(Saved entries)
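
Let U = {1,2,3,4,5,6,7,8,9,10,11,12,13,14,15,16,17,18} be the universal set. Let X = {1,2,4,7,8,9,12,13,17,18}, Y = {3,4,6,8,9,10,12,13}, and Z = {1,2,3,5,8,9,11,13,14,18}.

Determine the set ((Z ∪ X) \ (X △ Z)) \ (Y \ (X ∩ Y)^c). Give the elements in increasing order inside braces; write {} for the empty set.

Z ∪ X = {1,2,3,4,5,7,8,9,11,12,13,14,17,18}
X △ Z = {3,4,5,7,11,12,14,17}
(Z ∪ X) \ (X △ Z) = {1,2,8,9,13,18}
X ∩ Y = {4,8,9,12,13}
(X ∩ Y)^c = {1,2,3,5,6,7,10,11,14,15,16,17,18}
Y \ (X ∩ Y)^c = {4,8,9,12,13}
((Z ∪ X) \ (X △ Z)) \ (Y \ (X ∩ Y)^c) = {1,2,18}

{1,2,18}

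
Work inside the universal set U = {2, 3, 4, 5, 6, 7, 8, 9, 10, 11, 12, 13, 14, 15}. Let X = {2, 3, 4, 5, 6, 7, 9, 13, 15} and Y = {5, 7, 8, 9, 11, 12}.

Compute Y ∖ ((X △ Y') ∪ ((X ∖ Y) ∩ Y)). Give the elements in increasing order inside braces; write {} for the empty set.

{8, 11, 12}

Y' = {2, 3, 4, 6, 10, 13, 14, 15}
X △ Y' = {5, 7, 9, 10, 14}
X ∖ Y = {2, 3, 4, 6, 13, 15}
(X ∖ Y) ∩ Y = {}
(X △ Y') ∪ ((X ∖ Y) ∩ Y) = {5, 7, 9, 10, 14}
Y ∖ ((X △ Y') ∪ ((X ∖ Y) ∩ Y)) = {8, 11, 12}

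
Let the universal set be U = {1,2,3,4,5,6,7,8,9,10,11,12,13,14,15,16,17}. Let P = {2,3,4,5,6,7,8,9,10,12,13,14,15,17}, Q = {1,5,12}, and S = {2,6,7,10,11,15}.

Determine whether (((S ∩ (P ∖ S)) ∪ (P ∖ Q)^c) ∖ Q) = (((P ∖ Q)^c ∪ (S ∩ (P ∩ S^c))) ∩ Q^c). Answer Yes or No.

Yes

P ∖ S = {3,4,5,8,9,12,13,14,17}
S ∩ (P ∖ S) = {}
P ∖ Q = {2,3,4,6,7,8,9,10,13,14,15,17}
(P ∖ Q)^c = {1,5,11,12,16}
(S ∩ (P ∖ S)) ∪ (P ∖ Q)^c = {1,5,11,12,16}
((S ∩ (P ∖ S)) ∪ (P ∖ Q)^c) ∖ Q = {11,16}
S^c = {1,3,4,5,8,9,12,13,14,16,17}
P ∩ S^c = {3,4,5,8,9,12,13,14,17}
S ∩ (P ∩ S^c) = {}
(P ∖ Q)^c ∪ (S ∩ (P ∩ S^c)) = {1,5,11,12,16}
Q^c = {2,3,4,6,7,8,9,10,11,13,14,15,16,17}
((P ∖ Q)^c ∪ (S ∩ (P ∩ S^c))) ∩ Q^c = {11,16}
Both equal {11,16}, so ((S ∩ (P ∖ S)) ∪ (P ∖ Q)^c) ∖ Q = ((P ∖ Q)^c ∪ (S ∩ (P ∩ S^c))) ∩ Q^c.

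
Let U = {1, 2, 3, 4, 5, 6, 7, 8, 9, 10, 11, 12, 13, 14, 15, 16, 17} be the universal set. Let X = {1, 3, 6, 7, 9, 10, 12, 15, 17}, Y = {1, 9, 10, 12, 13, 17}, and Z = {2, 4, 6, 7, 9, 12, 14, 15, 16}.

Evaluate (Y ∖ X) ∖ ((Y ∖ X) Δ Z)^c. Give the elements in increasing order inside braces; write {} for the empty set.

{13}

Y ∖ X = {13}
(Y ∖ X) Δ Z = {2, 4, 6, 7, 9, 12, 13, 14, 15, 16}
((Y ∖ X) Δ Z)^c = {1, 3, 5, 8, 10, 11, 17}
(Y ∖ X) ∖ ((Y ∖ X) Δ Z)^c = {13}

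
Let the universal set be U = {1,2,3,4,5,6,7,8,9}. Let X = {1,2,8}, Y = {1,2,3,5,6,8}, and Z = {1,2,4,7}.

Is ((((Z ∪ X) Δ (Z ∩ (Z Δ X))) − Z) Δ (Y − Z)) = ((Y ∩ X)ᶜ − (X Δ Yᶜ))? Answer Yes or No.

Yes

Z ∪ X = {1,2,4,7,8}
Z Δ X = {4,7,8}
Z ∩ (Z Δ X) = {4,7}
(Z ∪ X) Δ (Z ∩ (Z Δ X)) = {1,2,8}
((Z ∪ X) Δ (Z ∩ (Z Δ X))) − Z = {8}
Y − Z = {3,5,6,8}
(((Z ∪ X) Δ (Z ∩ (Z Δ X))) − Z) Δ (Y − Z) = {3,5,6}
Y ∩ X = {1,2,8}
(Y ∩ X)ᶜ = {3,4,5,6,7,9}
Yᶜ = {4,7,9}
X Δ Yᶜ = {1,2,4,7,8,9}
(Y ∩ X)ᶜ − (X Δ Yᶜ) = {3,5,6}
Both equal {3,5,6}, so (((Z ∪ X) Δ (Z ∩ (Z Δ X))) − Z) Δ (Y − Z) = (Y ∩ X)ᶜ − (X Δ Yᶜ).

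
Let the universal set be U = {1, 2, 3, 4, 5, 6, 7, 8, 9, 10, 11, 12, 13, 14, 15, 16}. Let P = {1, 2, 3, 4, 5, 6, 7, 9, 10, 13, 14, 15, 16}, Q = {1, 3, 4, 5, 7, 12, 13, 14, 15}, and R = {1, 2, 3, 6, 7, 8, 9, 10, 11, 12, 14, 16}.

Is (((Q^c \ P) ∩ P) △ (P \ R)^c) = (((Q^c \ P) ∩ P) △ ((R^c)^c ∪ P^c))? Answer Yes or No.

Q^c = {2, 6, 8, 9, 10, 11, 16}
Q^c \ P = {8, 11}
(Q^c \ P) ∩ P = {}
P \ R = {4, 5, 13, 15}
(P \ R)^c = {1, 2, 3, 6, 7, 8, 9, 10, 11, 12, 14, 16}
((Q^c \ P) ∩ P) △ (P \ R)^c = {1, 2, 3, 6, 7, 8, 9, 10, 11, 12, 14, 16}
R^c = {4, 5, 13, 15}
(R^c)^c = {1, 2, 3, 6, 7, 8, 9, 10, 11, 12, 14, 16}
P^c = {8, 11, 12}
(R^c)^c ∪ P^c = {1, 2, 3, 6, 7, 8, 9, 10, 11, 12, 14, 16}
((Q^c \ P) ∩ P) △ ((R^c)^c ∪ P^c) = {1, 2, 3, 6, 7, 8, 9, 10, 11, 12, 14, 16}
Both equal {1, 2, 3, 6, 7, 8, 9, 10, 11, 12, 14, 16}, so ((Q^c \ P) ∩ P) △ (P \ R)^c = ((Q^c \ P) ∩ P) △ ((R^c)^c ∪ P^c).

Yes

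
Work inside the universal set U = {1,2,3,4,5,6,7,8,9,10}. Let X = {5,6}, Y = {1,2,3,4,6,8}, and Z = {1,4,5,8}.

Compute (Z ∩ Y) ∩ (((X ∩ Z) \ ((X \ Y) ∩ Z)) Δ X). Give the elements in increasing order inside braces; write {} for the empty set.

Z ∩ Y = {1,4,8}
X ∩ Z = {5}
X \ Y = {5}
(X \ Y) ∩ Z = {5}
(X ∩ Z) \ ((X \ Y) ∩ Z) = {}
((X ∩ Z) \ ((X \ Y) ∩ Z)) Δ X = {5,6}
(Z ∩ Y) ∩ (((X ∩ Z) \ ((X \ Y) ∩ Z)) Δ X) = {}

{}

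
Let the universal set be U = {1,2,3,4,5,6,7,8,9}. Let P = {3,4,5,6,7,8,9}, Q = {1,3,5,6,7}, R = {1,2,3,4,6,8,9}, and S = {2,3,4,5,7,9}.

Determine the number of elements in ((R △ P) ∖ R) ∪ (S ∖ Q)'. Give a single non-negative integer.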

▸ **The problem**
With "Work" as the string to find, copy every line of the records that holds it.

▸ **Output of the exercise**
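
Work inside the universal set U = {2, 3, 4, 5, 6, 7, 8, 9, 10, 11, 12, 13, 14, 15}. Let X = {2, 3, 4, 5, 6, 7, 9, 13, 15} and Y = {5, 7, 8, 9, 11, 12}.
Work inside the universal set U = {1,2,3,4,5,6,7,8,9,10}. Let X = {5,6}, Y = {1,2,3,4,6,8}, and Z = {1,4,5,8}.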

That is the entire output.